When the line containing "In a simplified" appears in the entries below, begin printing there and stop after the line containing "Payoffs: (Wide,Left) →"; print each of those lines exactly and no other line.

[Opening INPUT DATA section]

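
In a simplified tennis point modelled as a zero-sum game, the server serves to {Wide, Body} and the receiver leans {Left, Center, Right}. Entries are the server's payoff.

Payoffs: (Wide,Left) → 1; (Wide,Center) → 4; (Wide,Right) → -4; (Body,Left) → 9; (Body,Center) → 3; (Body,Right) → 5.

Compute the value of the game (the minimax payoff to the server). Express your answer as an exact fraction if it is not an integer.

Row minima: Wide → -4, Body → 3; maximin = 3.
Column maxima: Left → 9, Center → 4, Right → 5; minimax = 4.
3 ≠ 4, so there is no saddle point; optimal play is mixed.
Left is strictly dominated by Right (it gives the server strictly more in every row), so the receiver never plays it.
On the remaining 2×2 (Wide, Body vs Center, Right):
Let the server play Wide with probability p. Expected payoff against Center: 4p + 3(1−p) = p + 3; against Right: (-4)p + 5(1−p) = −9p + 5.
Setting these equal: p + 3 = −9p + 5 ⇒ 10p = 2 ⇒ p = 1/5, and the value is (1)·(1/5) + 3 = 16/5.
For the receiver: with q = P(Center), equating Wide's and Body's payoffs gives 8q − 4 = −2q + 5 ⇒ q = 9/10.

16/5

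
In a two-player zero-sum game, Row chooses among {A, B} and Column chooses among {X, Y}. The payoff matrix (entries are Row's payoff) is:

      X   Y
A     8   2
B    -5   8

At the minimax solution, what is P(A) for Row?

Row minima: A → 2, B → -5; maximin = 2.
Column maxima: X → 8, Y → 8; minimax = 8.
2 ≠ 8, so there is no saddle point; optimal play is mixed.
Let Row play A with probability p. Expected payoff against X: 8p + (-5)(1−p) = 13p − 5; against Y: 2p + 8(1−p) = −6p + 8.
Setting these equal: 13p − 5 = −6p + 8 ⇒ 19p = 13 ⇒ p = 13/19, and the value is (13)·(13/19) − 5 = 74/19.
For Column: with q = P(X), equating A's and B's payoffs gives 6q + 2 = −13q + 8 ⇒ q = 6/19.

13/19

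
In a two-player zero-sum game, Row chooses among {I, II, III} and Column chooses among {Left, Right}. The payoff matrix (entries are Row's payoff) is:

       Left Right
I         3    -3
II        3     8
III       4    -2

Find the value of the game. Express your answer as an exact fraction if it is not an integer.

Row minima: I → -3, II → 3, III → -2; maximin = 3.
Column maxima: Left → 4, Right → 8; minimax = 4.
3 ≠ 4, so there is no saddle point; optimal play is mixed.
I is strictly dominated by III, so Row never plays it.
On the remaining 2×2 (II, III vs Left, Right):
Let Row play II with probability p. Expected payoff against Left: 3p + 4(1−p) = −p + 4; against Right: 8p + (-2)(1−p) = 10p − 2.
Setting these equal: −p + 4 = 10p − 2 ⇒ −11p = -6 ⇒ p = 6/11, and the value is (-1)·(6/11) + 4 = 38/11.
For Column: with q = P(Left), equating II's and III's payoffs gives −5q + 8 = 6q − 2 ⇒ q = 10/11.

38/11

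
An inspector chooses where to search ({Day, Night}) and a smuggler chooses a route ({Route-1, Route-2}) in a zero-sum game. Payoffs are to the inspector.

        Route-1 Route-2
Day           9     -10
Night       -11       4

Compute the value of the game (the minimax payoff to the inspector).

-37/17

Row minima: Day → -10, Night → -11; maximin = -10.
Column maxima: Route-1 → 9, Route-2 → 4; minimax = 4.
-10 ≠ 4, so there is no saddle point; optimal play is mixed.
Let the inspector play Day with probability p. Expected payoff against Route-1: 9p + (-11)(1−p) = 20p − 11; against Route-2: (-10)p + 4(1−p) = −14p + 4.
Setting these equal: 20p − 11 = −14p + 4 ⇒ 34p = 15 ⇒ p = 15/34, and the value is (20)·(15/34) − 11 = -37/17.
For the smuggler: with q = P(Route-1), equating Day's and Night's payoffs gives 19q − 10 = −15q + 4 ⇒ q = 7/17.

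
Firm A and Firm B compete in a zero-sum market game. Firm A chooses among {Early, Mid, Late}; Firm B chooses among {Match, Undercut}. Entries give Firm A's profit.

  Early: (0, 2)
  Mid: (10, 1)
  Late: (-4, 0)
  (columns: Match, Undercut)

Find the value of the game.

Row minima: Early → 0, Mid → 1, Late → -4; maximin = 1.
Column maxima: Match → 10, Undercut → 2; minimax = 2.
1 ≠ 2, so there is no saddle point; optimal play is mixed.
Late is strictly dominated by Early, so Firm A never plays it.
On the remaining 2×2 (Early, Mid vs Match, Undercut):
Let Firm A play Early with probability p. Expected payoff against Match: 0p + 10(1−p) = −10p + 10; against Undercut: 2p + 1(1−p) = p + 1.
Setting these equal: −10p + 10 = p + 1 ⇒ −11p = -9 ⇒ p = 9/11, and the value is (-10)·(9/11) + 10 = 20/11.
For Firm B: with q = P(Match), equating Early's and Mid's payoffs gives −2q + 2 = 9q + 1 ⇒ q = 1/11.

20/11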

[Closing INPUT DATA section]
[Opening INPUT DATA section]

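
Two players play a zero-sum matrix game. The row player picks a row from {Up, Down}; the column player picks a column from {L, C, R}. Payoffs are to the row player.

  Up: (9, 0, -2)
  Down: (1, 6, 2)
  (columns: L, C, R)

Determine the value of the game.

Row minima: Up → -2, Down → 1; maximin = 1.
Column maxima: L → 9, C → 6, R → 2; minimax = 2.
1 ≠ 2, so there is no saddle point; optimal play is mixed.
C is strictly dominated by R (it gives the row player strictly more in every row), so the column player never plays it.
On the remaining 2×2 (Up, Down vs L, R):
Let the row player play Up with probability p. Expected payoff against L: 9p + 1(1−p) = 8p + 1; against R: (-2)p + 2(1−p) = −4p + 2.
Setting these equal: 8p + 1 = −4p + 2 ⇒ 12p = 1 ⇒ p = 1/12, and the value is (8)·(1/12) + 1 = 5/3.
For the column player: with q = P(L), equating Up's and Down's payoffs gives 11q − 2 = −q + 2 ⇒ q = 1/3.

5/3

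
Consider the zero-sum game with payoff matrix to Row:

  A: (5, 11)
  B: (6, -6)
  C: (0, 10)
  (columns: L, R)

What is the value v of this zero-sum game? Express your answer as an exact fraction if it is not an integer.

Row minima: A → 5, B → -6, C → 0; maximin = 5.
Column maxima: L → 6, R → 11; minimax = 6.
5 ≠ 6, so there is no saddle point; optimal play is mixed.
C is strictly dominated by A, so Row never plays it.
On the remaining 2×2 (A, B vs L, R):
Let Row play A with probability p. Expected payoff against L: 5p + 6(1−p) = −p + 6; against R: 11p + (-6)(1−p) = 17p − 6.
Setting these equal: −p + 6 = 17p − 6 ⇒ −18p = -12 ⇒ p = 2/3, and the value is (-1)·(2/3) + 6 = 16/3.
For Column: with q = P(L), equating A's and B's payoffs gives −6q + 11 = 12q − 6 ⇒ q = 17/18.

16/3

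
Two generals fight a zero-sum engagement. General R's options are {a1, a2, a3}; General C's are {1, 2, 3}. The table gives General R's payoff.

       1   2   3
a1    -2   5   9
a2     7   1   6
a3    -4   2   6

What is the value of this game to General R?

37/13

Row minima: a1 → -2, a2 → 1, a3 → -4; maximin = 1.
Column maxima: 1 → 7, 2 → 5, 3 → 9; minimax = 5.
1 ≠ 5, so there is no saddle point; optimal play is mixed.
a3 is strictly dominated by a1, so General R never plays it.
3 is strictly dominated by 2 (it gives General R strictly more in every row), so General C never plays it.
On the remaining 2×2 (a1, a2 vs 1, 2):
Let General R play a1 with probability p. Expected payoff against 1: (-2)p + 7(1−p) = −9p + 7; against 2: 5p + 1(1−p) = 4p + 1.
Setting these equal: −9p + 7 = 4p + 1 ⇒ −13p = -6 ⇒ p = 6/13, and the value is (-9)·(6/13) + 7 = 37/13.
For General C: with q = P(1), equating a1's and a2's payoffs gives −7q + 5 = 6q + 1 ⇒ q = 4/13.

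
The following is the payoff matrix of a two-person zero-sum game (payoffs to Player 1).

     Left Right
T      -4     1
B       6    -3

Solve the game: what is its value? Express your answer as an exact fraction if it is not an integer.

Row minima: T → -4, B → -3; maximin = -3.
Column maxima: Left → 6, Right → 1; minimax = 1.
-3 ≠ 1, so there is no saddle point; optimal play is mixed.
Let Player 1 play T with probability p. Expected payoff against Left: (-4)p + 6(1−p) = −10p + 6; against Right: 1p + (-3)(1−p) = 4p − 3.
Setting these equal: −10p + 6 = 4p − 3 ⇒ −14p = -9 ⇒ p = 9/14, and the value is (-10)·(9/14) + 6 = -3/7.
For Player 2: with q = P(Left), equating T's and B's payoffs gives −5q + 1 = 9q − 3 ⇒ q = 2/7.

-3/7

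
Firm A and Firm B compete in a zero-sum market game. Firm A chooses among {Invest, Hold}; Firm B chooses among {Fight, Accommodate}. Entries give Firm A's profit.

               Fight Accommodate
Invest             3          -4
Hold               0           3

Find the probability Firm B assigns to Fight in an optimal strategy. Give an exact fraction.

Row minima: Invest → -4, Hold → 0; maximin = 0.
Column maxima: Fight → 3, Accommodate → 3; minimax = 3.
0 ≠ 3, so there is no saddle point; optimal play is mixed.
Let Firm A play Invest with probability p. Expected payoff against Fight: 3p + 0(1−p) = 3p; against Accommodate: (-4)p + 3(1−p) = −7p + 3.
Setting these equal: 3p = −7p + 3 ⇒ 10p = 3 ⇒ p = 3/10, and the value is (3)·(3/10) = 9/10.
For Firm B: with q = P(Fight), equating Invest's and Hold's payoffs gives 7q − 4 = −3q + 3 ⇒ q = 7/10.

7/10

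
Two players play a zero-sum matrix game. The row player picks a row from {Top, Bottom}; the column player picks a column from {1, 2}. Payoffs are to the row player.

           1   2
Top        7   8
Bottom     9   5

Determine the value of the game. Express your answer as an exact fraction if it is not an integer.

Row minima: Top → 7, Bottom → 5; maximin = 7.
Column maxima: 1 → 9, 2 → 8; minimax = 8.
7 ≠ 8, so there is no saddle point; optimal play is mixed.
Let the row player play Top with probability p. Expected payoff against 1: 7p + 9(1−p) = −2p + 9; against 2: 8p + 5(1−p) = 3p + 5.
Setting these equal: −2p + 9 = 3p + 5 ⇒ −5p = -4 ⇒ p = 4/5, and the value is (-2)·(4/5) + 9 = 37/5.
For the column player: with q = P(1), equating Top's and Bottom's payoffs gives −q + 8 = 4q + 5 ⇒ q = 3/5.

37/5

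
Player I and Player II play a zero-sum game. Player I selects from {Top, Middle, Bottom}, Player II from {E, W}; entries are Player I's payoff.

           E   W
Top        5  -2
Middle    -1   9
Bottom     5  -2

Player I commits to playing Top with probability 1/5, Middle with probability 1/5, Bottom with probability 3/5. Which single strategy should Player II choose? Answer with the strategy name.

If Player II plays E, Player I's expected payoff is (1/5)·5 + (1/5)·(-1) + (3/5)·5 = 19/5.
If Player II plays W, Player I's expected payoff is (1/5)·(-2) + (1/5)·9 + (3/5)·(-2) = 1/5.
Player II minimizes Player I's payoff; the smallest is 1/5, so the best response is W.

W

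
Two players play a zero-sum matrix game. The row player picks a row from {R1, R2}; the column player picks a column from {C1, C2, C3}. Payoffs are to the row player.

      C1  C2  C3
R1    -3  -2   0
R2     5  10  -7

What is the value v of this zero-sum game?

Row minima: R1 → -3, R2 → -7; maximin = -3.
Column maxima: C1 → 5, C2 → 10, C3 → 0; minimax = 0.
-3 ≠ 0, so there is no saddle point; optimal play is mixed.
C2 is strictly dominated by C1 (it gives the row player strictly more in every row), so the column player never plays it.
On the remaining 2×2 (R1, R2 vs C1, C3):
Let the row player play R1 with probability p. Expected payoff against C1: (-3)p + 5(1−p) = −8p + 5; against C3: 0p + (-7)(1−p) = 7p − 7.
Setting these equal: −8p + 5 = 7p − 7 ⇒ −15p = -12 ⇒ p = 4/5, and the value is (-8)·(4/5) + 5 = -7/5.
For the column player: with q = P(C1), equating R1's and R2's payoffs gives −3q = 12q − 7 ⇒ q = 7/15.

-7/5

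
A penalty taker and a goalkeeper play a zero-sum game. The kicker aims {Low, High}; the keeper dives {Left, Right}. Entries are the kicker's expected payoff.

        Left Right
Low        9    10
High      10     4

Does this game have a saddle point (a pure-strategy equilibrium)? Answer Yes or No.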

[Closing INPUT DATA section]

## WRITTEN ANSWER
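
In a simplified tennis point modelled as a zero-sum game, the server serves to {Wide, Body} and the receiver leans {Left, Center, Right}. Entries are the server's payoff.

Payoffs: (Wide,Left) → 1; (Wide,Center) → 4; (Wide,Right) → -4; (Body,Left) → 9; (Body,Center) → 3; (Body,Right) → 5.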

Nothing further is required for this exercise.